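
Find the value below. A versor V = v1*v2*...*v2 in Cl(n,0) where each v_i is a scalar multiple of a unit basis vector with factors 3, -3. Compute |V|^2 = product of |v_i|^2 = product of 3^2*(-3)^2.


Each vector v_i has |v_i|^2 = s_i^2
Squared scales: 3^2 = 9, (-3)^2 = 9
|V|^2 = 9 * 9
= 81


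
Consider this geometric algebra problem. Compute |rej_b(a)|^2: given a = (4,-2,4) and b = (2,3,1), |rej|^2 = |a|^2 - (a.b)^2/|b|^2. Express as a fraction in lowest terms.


|a|^2 = 4^2 + (-2)^2 + 4^2 = 36
|b|^2 = 2^2 + 3^2 + 1^2 = 14
a . b = 4*2 + (-2)*3 + 4*1 = 6
(a.b)^2 = 6^2 = 36
|rej|^2 = 36 - 36/14
= (504 - 36)/14
= 468/14
In lowest terms: 234/7


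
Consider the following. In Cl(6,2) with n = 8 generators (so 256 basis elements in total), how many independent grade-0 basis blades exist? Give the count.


Number of grade-k basis blades in Cl(p,q) with n = p + q is C(n, k).
n = 6 + 2 = 8
C(8, 0) = 8! / (0! * 8!)
= 40320 / (1 * 40320)
= 1


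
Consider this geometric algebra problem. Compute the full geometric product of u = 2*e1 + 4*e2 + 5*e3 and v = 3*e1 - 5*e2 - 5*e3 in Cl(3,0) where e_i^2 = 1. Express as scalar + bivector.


In Cl(3,0): e_i^2 = 1, e_ie_j = -e_je_i for i != j.
Scalar part = u . v = 2*3 + 4*(-5) + 5*(-5)
= 6 + (-20) + (-25) = -39
e12 coeff = 2*(-5) - 4*3 = -10 - 12 = -22
e13 coeff = 2*(-5) - 5*3 = -10 - 15 = -25
e23 coeff = 4*(-5) - 5*(-5) = -20 - (-25) = 5
uv = -39 - 22*e12 - 25*e13 + 5*e23


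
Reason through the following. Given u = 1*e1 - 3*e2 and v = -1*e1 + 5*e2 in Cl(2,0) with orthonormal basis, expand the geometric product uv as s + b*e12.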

TASK DESCRIPTION: For this exercise, output all the data exactly as shown above.

THE ANSWER:
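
Find the value below. A versor V = v1*v2*...*v2 in Cl(n,0) where each v_i is a scalar multiple of a unit basis vector with factors 3, -3. Compute |V|^2 = product of |v_i|^2 = product of 3^2*(-3)^2.


Each vector v_i has |v_i|^2 = s_i^2
Squared scales: 3^2 = 9, (-3)^2 = 9
|V|^2 = 9 * 9
= 81


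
Consider this geometric algebra problem. Compute |rej_b(a)|^2: given a = (4,-2,4) and b = (2,3,1), |rej|^2 = |a|^2 - (a.b)^2/|b|^2. Express as a fraction in lowest terms.


|a|^2 = 4^2 + (-2)^2 + 4^2 = 36
|b|^2 = 2^2 + 3^2 + 1^2 = 14
a . b = 4*2 + (-2)*3 + 4*1 = 6
(a.b)^2 = 6^2 = 36
|rej|^2 = 36 - 36/14
= (504 - 36)/14
= 468/14
In lowest terms: 234/7


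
Consider the following. In Cl(6,2) with n = 8 generators (so 256 basis elements in total), how many independent grade-0 basis blades exist? Give the count.


Number of grade-k basis blades in Cl(p,q) with n = p + q is C(n, k).
n = 6 + 2 = 8
C(8, 0) = 8! / (0! * 8!)
= 40320 / (1 * 40320)
= 1


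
Consider this geometric algebra problem. Compute the full geometric product of u = 2*e1 + 4*e2 + 5*e3 and v = 3*e1 - 5*e2 - 5*e3 in Cl(3,0) where e_i^2 = 1. Express as scalar + bivector.


In Cl(3,0): e_i^2 = 1, e_ie_j = -e_je_i for i != j.
Scalar part = u . v = 2*3 + 4*(-5) + 5*(-5)
= 6 + (-20) + (-25) = -39
e12 coeff = 2*(-5) - 4*3 = -10 - 12 = -22
e13 coeff = 2*(-5) - 5*3 = -10 - 15 = -25
e23 coeff = 4*(-5) - 5*(-5) = -20 - (-25) = 5
uv = -39 - 22*e12 - 25*e13 + 5*e23


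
Reason through the following. Given u = 1*e1 - 3*e2 and v = -1*e1 + 5*e2 in Cl(2,0) with orthonormal basis, expand the geometric product uv as s + b*e12.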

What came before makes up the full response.